• _Data for review_:

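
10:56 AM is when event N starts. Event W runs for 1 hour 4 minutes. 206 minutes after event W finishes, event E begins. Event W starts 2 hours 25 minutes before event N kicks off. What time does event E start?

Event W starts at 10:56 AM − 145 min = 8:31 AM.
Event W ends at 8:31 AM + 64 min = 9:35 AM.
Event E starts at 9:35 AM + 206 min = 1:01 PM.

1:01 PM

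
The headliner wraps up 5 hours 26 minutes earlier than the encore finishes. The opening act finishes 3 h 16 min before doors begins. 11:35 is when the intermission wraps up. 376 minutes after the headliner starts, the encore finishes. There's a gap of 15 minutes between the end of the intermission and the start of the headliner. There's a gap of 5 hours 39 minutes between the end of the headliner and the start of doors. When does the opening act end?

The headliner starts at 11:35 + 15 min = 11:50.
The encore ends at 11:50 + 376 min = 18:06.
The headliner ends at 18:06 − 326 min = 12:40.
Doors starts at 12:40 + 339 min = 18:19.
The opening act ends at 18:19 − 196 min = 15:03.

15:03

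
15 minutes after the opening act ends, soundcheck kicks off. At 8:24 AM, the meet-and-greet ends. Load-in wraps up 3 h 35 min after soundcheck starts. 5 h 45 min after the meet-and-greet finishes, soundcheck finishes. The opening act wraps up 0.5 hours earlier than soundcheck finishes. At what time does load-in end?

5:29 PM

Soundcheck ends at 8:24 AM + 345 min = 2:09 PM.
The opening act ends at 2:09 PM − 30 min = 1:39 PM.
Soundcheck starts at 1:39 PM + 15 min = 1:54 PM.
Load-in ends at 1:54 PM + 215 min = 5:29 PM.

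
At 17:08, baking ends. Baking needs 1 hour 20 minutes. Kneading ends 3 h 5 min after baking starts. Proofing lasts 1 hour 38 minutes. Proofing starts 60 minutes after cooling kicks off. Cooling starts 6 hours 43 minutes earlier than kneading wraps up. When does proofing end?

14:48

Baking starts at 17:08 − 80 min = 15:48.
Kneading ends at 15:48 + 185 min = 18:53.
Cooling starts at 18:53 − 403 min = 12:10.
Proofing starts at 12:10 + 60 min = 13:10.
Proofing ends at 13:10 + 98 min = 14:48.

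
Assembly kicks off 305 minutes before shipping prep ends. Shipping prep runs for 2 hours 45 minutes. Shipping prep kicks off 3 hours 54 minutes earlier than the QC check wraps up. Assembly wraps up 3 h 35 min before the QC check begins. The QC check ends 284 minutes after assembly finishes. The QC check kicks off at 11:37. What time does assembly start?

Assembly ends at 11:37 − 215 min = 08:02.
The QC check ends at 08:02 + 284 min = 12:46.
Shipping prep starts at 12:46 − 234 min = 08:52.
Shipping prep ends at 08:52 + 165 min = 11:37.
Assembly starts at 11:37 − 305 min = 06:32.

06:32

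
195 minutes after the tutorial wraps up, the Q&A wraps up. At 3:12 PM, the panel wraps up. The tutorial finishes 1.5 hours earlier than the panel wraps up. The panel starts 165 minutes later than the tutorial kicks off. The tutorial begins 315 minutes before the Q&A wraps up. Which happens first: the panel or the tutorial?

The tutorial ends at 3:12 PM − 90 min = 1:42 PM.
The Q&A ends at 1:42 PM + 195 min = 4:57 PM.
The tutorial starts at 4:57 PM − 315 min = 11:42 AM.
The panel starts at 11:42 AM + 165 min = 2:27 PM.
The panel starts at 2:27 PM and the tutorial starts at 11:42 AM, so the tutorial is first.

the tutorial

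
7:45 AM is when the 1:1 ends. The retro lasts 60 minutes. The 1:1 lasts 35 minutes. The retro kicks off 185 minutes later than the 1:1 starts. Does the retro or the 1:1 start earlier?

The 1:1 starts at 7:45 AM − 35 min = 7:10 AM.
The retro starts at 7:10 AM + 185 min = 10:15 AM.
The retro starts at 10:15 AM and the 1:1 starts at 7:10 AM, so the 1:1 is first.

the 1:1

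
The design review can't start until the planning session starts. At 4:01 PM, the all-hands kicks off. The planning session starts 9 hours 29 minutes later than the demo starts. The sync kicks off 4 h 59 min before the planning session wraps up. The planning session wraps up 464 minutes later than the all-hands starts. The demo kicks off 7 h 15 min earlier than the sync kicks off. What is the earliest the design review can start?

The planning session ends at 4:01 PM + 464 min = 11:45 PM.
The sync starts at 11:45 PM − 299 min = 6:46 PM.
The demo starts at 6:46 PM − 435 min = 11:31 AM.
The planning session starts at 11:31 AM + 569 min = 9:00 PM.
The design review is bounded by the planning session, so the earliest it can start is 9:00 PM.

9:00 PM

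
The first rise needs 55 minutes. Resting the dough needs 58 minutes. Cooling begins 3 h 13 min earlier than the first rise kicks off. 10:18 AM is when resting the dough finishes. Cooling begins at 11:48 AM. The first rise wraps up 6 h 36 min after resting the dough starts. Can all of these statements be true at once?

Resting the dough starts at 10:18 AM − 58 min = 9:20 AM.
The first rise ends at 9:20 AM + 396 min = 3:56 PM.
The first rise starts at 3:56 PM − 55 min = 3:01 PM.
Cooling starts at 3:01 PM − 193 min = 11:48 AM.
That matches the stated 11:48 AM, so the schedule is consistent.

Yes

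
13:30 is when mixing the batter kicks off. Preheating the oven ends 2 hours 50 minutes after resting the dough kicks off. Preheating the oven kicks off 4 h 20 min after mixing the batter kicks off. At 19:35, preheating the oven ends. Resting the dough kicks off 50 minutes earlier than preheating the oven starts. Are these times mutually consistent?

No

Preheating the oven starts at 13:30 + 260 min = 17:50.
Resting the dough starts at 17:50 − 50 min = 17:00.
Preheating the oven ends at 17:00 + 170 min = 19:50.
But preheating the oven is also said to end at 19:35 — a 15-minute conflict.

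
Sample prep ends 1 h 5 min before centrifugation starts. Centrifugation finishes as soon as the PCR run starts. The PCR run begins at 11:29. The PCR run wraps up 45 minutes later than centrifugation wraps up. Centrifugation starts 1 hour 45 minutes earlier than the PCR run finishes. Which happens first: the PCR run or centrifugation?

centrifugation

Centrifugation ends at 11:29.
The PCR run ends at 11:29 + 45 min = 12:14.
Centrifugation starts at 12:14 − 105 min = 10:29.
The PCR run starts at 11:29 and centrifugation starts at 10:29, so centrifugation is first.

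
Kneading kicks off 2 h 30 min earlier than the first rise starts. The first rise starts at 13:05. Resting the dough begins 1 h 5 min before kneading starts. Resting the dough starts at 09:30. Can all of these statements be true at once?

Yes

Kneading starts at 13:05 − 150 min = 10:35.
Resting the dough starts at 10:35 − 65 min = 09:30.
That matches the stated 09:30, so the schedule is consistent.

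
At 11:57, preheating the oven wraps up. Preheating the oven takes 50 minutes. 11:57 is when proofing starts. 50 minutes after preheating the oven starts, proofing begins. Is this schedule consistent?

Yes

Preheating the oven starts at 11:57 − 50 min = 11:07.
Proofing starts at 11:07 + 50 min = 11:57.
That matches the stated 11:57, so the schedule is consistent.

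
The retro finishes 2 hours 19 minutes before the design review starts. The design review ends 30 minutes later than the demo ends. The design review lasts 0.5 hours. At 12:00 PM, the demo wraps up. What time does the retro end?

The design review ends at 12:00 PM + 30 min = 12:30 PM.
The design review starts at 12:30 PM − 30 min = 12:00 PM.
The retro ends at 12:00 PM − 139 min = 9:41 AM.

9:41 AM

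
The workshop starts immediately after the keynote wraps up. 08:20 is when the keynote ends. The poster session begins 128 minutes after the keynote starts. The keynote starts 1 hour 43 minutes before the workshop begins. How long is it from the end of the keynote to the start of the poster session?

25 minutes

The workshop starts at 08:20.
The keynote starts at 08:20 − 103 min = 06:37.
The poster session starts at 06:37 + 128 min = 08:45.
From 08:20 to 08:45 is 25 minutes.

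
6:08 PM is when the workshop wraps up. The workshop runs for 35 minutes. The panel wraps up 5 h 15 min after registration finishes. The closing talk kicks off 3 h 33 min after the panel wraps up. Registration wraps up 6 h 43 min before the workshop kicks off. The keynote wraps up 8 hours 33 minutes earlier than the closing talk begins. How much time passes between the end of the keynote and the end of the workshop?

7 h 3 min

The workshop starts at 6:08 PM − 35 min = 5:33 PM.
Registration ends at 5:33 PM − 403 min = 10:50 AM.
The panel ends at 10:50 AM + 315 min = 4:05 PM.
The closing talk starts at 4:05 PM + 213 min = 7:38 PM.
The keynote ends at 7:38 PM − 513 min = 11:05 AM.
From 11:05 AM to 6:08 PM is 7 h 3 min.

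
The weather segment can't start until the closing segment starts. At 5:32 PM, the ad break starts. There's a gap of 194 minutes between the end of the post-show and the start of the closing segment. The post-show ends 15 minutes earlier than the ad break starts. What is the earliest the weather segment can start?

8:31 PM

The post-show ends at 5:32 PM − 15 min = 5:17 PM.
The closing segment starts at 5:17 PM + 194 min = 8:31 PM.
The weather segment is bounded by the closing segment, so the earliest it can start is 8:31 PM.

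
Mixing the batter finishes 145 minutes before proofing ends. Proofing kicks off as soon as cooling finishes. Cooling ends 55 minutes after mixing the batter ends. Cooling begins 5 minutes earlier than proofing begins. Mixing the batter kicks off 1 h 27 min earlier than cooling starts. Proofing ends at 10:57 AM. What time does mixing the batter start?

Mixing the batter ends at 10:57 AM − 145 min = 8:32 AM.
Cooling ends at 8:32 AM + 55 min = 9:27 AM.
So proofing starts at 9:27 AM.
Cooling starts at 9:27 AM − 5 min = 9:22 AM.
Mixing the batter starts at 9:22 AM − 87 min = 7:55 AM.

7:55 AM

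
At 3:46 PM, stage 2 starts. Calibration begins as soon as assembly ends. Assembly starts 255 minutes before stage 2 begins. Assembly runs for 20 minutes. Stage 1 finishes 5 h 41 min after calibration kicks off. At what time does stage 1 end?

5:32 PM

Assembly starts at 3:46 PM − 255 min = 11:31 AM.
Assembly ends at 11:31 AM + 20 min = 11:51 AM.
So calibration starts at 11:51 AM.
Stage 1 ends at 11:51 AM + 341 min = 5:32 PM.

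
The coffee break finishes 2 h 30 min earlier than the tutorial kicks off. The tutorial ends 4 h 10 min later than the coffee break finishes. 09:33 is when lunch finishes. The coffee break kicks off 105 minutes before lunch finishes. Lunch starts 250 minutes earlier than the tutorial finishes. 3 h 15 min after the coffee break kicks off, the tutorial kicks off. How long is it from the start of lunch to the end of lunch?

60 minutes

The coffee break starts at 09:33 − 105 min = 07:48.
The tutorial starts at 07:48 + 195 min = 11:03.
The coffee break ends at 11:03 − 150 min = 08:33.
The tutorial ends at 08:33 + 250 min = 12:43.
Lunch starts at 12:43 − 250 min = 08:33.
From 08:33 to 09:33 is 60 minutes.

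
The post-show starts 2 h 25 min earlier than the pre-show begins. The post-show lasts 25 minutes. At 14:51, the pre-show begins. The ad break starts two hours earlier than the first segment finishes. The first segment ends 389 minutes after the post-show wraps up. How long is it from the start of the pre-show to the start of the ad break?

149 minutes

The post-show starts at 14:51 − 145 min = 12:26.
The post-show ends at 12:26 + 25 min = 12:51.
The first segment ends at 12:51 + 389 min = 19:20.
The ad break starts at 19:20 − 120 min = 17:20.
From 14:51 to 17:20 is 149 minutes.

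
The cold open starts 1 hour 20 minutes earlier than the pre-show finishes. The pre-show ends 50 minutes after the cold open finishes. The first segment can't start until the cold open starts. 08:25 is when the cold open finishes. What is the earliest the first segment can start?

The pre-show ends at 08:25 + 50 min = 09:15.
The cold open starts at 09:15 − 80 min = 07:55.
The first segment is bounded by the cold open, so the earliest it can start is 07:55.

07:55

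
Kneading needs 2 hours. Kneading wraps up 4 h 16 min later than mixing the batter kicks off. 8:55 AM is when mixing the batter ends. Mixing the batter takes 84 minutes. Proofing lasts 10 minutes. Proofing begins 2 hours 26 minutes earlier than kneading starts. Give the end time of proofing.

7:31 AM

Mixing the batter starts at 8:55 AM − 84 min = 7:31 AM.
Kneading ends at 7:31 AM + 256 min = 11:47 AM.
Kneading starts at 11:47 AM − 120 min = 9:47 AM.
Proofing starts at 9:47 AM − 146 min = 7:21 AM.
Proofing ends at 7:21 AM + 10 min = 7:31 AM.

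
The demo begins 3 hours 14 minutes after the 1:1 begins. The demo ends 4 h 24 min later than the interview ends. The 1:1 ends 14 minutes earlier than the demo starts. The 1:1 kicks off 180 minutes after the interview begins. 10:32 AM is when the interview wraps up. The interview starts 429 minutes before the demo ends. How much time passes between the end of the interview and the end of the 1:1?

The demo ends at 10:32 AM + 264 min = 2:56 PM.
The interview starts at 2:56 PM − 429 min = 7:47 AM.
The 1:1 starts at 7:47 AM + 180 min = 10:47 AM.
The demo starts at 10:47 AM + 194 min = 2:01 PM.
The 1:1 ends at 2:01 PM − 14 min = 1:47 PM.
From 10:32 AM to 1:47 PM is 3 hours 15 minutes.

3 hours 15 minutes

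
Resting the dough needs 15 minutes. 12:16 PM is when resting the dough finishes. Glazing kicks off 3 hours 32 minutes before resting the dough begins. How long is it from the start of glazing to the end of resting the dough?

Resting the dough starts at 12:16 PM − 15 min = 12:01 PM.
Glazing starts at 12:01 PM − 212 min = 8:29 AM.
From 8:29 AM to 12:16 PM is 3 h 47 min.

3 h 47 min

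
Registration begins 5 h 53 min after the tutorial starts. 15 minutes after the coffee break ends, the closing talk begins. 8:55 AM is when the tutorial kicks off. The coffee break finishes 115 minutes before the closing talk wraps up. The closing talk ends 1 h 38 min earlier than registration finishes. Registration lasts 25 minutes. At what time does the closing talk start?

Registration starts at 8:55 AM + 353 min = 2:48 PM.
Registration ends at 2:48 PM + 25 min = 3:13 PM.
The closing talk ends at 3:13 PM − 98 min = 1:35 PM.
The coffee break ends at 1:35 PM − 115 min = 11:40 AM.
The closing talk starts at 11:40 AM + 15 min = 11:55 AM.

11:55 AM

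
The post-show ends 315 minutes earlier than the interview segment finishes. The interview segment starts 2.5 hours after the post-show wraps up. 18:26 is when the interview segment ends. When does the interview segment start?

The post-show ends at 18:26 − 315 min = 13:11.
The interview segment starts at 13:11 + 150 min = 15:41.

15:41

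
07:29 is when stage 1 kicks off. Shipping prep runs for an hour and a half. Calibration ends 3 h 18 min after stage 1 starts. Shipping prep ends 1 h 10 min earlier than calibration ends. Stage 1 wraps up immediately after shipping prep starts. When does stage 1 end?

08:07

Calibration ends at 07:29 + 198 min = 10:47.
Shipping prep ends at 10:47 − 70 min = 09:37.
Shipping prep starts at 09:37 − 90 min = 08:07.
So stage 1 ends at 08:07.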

• _Required work_: Exactly the lines from the one containing "The post-show ends 315" to the final line of the data, both included, should be printed, and nothing more.

• _Finished task_:
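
The post-show ends 315 minutes earlier than the interview segment finishes. The interview segment starts 2.5 hours after the post-show wraps up. 18:26 is when the interview segment ends. When does the interview segment start?

The post-show ends at 18:26 − 315 min = 13:11.
The interview segment starts at 13:11 + 150 min = 15:41.

15:41

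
07:29 is when stage 1 kicks off. Shipping prep runs for an hour and a half. Calibration ends 3 h 18 min after stage 1 starts. Shipping prep ends 1 h 10 min earlier than calibration ends. Stage 1 wraps up immediately after shipping prep starts. When does stage 1 end?

08:07

Calibration ends at 07:29 + 198 min = 10:47.
Shipping prep ends at 10:47 − 70 min = 09:37.
Shipping prep starts at 09:37 − 90 min = 08:07.
So stage 1 ends at 08:07.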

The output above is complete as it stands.